Available data:
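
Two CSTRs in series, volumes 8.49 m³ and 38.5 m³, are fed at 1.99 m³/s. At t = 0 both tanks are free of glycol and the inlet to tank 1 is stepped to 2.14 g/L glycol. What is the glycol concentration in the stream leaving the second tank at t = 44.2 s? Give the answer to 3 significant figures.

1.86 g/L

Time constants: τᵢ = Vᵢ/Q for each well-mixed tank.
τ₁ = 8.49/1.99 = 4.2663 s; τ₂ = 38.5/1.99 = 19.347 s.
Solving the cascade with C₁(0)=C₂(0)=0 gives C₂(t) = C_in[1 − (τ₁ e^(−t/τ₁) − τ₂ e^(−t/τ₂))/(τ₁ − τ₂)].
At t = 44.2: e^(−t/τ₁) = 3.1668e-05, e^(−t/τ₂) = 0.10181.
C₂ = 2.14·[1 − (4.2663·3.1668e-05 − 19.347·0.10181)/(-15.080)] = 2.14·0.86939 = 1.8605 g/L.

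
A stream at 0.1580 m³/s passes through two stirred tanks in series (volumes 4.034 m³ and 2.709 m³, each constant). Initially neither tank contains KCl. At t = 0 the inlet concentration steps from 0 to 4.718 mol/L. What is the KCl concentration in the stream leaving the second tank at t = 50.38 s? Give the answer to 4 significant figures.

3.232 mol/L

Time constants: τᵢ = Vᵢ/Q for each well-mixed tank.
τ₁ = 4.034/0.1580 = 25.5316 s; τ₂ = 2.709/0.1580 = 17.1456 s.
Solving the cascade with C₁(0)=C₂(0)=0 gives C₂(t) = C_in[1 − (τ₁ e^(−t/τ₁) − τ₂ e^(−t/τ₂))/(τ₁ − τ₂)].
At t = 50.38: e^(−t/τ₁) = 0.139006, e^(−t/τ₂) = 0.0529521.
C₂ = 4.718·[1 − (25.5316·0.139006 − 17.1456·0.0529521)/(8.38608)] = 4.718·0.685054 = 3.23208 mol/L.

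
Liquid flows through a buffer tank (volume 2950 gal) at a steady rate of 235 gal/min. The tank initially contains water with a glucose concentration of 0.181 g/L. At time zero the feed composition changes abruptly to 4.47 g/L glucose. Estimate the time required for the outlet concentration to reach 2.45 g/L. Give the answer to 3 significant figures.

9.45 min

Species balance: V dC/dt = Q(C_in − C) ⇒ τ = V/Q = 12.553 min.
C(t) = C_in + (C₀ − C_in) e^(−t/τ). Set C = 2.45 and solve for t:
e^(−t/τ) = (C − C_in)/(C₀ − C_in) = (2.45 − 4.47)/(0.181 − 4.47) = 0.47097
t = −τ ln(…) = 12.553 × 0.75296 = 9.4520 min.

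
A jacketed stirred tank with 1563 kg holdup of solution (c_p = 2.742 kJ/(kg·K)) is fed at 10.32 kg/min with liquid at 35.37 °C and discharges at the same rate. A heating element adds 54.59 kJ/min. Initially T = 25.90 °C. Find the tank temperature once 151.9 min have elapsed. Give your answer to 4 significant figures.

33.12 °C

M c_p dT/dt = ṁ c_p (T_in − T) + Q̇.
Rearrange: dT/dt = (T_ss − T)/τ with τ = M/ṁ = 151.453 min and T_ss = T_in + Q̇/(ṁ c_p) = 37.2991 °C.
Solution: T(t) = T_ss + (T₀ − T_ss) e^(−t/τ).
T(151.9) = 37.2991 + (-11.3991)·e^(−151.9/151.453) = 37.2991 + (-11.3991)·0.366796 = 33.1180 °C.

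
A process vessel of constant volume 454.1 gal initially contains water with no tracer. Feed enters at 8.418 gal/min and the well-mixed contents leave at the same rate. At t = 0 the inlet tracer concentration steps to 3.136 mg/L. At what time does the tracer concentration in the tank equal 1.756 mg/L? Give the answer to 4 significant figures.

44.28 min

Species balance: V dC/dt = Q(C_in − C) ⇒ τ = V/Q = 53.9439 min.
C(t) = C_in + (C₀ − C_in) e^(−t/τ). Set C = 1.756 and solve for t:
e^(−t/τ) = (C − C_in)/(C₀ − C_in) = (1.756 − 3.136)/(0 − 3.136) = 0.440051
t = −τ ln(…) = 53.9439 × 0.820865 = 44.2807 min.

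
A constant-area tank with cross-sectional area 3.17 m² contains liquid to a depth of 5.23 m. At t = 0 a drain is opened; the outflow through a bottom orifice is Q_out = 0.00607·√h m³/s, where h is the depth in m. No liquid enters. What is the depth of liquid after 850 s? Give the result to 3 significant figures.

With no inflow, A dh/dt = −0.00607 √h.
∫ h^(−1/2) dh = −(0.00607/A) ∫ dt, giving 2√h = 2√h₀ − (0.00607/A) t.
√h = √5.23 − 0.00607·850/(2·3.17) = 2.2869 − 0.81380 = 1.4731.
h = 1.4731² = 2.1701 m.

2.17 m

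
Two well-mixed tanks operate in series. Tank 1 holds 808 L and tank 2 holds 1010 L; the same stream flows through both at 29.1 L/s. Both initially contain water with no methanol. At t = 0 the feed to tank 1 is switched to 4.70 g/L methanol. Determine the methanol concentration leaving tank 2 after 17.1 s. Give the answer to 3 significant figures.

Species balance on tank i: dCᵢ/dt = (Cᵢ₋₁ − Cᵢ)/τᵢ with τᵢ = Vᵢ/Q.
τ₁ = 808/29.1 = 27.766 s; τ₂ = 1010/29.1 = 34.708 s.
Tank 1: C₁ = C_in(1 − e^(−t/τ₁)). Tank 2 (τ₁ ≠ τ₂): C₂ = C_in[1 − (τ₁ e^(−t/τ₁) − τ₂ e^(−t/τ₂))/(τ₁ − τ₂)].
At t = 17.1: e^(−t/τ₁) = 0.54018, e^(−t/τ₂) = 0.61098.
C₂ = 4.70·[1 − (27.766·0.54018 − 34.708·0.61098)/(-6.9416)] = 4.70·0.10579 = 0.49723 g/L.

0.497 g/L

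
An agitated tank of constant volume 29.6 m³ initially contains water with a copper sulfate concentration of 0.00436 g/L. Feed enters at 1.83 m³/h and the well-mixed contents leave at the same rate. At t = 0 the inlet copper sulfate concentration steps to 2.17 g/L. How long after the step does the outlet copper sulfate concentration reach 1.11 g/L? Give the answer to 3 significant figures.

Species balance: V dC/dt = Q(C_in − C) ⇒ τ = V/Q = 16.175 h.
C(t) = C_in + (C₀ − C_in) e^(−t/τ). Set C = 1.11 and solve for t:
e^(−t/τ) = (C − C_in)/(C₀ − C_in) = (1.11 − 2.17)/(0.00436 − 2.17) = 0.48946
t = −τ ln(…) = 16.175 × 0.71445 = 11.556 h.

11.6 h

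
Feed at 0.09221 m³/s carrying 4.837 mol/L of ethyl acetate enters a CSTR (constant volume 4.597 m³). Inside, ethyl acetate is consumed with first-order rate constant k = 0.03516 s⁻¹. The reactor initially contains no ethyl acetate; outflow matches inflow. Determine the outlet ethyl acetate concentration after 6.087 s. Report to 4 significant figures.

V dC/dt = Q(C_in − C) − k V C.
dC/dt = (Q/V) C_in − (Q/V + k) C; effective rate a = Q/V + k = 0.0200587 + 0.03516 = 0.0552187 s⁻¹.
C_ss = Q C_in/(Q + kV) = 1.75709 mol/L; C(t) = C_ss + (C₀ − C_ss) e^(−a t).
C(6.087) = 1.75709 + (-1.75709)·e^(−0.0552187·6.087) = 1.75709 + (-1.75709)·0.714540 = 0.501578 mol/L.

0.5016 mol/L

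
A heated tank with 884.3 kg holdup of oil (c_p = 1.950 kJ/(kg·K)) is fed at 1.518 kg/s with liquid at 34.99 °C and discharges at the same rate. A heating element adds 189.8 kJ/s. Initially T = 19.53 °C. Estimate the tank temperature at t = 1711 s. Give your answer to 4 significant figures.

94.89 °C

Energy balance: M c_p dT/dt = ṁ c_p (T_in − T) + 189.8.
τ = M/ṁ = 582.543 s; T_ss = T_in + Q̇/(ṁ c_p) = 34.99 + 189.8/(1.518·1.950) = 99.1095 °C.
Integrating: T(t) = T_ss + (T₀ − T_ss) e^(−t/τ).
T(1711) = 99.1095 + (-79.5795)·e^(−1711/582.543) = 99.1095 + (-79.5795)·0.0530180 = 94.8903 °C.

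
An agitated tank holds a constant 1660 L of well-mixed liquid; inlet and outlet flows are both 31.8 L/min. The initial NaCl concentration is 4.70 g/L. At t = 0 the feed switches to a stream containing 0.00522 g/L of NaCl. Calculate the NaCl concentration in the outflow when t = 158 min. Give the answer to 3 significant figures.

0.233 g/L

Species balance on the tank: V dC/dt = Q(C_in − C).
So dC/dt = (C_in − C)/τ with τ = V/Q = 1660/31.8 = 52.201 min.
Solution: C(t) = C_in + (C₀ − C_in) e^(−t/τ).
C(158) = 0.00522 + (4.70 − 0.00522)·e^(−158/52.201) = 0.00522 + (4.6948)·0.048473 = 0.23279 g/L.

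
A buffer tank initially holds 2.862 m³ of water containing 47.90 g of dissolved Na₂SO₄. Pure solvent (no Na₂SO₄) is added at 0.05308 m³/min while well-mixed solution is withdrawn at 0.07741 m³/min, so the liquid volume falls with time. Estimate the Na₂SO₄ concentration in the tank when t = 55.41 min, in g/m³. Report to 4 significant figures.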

What is needed:
An exact retyping of the lines from the one with "An agitated tank holds" to the end of the material above, with both ends included and nothing added, is the required answer.

Exercise solution:
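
An agitated tank holds a constant 1660 L of well-mixed liquid; inlet and outlet flows are both 31.8 L/min. The initial NaCl concentration is 4.70 g/L. At t = 0 the feed switches to a stream containing 0.00522 g/L of NaCl. Calculate the NaCl concentration in the outflow when t = 158 min. Give the answer to 3 significant figures.

0.233 g/L

Species balance on the tank: V dC/dt = Q(C_in − C).
So dC/dt = (C_in − C)/τ with τ = V/Q = 1660/31.8 = 52.201 min.
Solution: C(t) = C_in + (C₀ − C_in) e^(−t/τ).
C(158) = 0.00522 + (4.70 − 0.00522)·e^(−158/52.201) = 0.00522 + (4.6948)·0.048473 = 0.23279 g/L.

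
A buffer tank initially holds 2.862 m³ of water containing 47.90 g of dissolved Na₂SO₄. Pure solvent (no Na₂SO₄) is added at 0.05308 m³/min while well-mixed solution is withdrawn at 0.07741 m³/min, so the liquid volume falls with time. Estimate the Na₂SO₄ concentration in the tank when t = 55.41 min, in g/m³. Report to 4 significant figures.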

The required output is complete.